▸ **DIRECTIONS FOR THIS TASK**: Search the material for the string "cells", then return every line where it is found.

▸ **SOURCE DATA**:
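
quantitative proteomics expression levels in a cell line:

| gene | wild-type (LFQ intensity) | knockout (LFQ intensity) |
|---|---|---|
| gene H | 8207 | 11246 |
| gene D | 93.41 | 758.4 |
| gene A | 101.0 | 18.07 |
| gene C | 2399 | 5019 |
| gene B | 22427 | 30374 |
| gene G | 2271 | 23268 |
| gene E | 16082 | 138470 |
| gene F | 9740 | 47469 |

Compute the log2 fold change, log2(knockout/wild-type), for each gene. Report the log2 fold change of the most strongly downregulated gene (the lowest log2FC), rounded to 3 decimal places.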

* * *

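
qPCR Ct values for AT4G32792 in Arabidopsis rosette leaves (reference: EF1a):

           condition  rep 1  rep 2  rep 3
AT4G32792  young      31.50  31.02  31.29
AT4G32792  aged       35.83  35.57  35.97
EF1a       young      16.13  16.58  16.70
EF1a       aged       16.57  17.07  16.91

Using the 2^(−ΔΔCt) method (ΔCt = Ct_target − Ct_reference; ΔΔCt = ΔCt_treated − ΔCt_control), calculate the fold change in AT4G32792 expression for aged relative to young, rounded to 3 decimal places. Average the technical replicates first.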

...

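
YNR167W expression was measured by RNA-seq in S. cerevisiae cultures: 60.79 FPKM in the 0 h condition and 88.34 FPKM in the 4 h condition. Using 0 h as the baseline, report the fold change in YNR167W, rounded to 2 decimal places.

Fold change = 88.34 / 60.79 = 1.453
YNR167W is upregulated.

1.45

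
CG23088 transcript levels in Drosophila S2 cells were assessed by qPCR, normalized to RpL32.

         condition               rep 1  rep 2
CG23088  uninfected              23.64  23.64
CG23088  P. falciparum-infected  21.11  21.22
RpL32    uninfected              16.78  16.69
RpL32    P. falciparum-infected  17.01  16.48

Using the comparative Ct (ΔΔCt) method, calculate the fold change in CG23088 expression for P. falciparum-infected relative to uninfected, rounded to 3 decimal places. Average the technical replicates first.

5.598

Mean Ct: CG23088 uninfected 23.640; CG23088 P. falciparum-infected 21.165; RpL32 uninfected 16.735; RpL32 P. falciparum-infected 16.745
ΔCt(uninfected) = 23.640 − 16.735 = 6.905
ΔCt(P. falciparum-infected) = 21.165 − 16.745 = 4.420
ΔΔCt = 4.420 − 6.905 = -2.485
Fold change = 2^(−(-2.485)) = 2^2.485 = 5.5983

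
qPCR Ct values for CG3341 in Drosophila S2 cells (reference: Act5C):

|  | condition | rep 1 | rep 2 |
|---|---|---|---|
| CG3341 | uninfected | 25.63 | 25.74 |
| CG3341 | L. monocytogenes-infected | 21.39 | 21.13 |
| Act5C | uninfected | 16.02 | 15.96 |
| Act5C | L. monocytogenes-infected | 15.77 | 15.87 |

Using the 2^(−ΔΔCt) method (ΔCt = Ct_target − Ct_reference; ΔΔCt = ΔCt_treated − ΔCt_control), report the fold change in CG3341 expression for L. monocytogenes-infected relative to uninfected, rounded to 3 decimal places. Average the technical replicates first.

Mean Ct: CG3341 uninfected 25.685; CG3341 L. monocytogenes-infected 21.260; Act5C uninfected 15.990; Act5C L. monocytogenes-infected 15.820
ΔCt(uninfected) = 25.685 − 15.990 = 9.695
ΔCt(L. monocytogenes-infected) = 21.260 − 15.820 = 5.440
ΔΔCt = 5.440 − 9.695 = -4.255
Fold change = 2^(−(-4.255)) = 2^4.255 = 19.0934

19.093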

▸ **WRITTEN ANSWER**:
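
CG23088 transcript levels in Drosophila S2 cells were assessed by qPCR, normalized to RpL32.
qPCR Ct values for CG3341 in Drosophila S2 cells (reference: Act5C):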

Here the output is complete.